_Exercise description:_ Output all the data below verbatim.

_Stored data entries:_
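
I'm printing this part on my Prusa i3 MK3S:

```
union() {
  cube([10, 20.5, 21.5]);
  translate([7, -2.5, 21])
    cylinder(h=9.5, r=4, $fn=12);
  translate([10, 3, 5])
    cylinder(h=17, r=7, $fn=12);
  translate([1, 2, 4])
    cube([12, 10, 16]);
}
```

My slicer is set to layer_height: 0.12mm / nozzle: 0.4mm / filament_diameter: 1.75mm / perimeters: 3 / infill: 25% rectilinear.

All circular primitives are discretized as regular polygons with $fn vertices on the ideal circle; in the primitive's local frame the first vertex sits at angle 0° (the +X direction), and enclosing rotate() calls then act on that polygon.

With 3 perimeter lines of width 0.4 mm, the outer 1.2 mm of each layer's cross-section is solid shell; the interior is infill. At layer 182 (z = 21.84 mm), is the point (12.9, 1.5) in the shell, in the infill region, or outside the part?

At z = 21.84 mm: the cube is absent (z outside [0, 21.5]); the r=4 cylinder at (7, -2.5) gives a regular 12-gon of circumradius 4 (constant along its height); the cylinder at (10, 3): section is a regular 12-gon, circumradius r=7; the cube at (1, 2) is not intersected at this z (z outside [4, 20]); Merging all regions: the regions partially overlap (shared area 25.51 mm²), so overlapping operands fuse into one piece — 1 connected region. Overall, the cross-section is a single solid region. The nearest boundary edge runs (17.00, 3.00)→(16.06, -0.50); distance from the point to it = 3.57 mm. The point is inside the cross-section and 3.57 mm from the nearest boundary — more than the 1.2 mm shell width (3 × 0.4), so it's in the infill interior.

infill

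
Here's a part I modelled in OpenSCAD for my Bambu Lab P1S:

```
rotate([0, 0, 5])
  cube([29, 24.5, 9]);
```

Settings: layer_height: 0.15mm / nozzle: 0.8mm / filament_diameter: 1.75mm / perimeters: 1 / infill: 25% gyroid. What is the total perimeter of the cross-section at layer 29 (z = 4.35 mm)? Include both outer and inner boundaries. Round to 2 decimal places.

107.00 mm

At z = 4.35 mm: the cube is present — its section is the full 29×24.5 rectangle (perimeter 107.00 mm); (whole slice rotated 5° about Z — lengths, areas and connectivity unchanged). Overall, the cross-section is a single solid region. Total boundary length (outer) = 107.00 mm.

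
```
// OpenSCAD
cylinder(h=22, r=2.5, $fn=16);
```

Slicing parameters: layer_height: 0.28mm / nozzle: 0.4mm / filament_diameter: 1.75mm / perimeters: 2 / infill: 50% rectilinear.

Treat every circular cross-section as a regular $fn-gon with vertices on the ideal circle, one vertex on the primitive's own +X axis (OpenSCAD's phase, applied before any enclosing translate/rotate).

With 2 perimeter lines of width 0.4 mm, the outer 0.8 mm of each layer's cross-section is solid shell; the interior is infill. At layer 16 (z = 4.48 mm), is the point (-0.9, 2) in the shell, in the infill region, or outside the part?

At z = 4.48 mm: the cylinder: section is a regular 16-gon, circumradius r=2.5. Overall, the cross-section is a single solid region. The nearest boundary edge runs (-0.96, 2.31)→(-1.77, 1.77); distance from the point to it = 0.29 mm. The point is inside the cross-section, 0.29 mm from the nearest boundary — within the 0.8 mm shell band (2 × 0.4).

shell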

_Answer space:_
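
I'm printing this part on my Prusa i3 MK3S:

```
union() {
  cube([10, 20.5, 21.5]);
  translate([7, -2.5, 21])
    cylinder(h=9.5, r=4, $fn=12);
  translate([10, 3, 5])
    cylinder(h=17, r=7, $fn=12);
  translate([1, 2, 4])
    cube([12, 10, 16]);
}
```

My slicer is set to layer_height: 0.12mm / nozzle: 0.4mm / filament_diameter: 1.75mm / perimeters: 3 / infill: 25% rectilinear.

All circular primitives are discretized as regular polygons with $fn vertices on the ideal circle; in the primitive's local frame the first vertex sits at angle 0° (the +X direction), and enclosing rotate() calls then act on that polygon.

With 3 perimeter lines of width 0.4 mm, the outer 1.2 mm of each layer's cross-section is solid shell; the interior is infill. At layer 182 (z = 21.84 mm), is the point (12.9, 1.5) in the shell, in the infill region, or outside the part?

At z = 21.84 mm: the cube is absent (z outside [0, 21.5]); the r=4 cylinder at (7, -2.5) gives a regular 12-gon of circumradius 4 (constant along its height); the cylinder at (10, 3): section is a regular 12-gon, circumradius r=7; the cube at (1, 2) is not intersected at this z (z outside [4, 20]); Merging all regions: the regions partially overlap (shared area 25.51 mm²), so overlapping operands fuse into one piece — 1 connected region. Overall, the cross-section is a single solid region. The nearest boundary edge runs (17.00, 3.00)→(16.06, -0.50); distance from the point to it = 3.57 mm. The point is inside the cross-section and 3.57 mm from the nearest boundary — more than the 1.2 mm shell width (3 × 0.4), so it's in the infill interior.

infill

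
Here's a part I modelled in OpenSCAD for my Bambu Lab P1S:

```
rotate([0, 0, 5])
  cube([29, 24.5, 9]);
```

Settings: layer_height: 0.15mm / nozzle: 0.8mm / filament_diameter: 1.75mm / perimeters: 1 / infill: 25% gyroid. What is the total perimeter of the cross-section at layer 29 (z = 4.35 mm)? Include both outer and inner boundaries. Round to 2 decimal places.

107.00 mm

At z = 4.35 mm: the cube is present — its section is the full 29×24.5 rectangle (perimeter 107.00 mm); (whole slice rotated 5° about Z — lengths, areas and connectivity unchanged). Overall, the cross-section is a single solid region. Total boundary length (outer) = 107.00 mm.

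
```
// OpenSCAD
cylinder(h=22, r=2.5, $fn=16);
```

Slicing parameters: layer_height: 0.28mm / nozzle: 0.4mm / filament_diameter: 1.75mm / perimeters: 2 / infill: 50% rectilinear.

Treat every circular cross-section as a regular $fn-gon with vertices on the ideal circle, one vertex on the primitive's own +X axis (OpenSCAD's phase, applied before any enclosing translate/rotate).

With 2 perimeter lines of width 0.4 mm, the outer 0.8 mm of each layer's cross-section is solid shell; the interior is infill. At layer 16 (z = 4.48 mm), is the point (-0.9, 2) in the shell, in the infill region, or outside the part?

At z = 4.48 mm: the cylinder: section is a regular 16-gon, circumradius r=2.5. Overall, the cross-section is a single solid region. The nearest boundary edge runs (-0.96, 2.31)→(-1.77, 1.77); distance from the point to it = 0.29 mm. The point is inside the cross-section, 0.29 mm from the nearest boundary — within the 0.8 mm shell band (2 × 0.4).

shell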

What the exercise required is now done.